REQUIRED ACTION: Transcribe only the lines of the listing below from the one holding "QuvY is only" through the one holding "Current conditions: malonate", inclusive, without any change.

==*==

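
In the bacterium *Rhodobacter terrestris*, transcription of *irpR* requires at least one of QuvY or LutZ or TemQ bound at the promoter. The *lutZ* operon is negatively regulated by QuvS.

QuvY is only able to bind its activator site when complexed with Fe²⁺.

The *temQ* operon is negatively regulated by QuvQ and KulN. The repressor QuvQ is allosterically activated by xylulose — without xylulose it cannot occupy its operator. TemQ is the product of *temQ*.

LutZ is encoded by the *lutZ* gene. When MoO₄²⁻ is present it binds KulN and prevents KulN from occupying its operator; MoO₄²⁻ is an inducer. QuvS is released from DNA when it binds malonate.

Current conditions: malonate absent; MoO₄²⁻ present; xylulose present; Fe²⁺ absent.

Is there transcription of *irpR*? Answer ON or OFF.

OFF

Fe²⁺ is absent, so QuvY is inactive.
Malonate is absent, so QuvS is active.
With repressor QuvS bound, *lutZ* is not transcribed.
So LutZ is not produced.
Xylulose is present, so QuvQ is active.
MoO₄²⁻ is present, so KulN is inactive.
With repressor QuvQ bound, *temQ* is not transcribed.
So TemQ is not produced.
No activator is available at the *irpR* promoter, so *irpR* is not transcribed.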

==*==

THE COMPLETED TASK:
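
QuvY is only able to bind its activator site when complexed with Fe²⁺.

The *temQ* operon is negatively regulated by QuvQ and KulN. The repressor QuvQ is allosterically activated by xylulose — without xylulose it cannot occupy its operator. TemQ is the product of *temQ*.

LutZ is encoded by the *lutZ* gene. When MoO₄²⁻ is present it binds KulN and prevents KulN from occupying its operator; MoO₄²⁻ is an inducer. QuvS is released from DNA when it binds malonate.

Current conditions: malonate absent; MoO₄²⁻ present; xylulose present; Fe²⁺ absent.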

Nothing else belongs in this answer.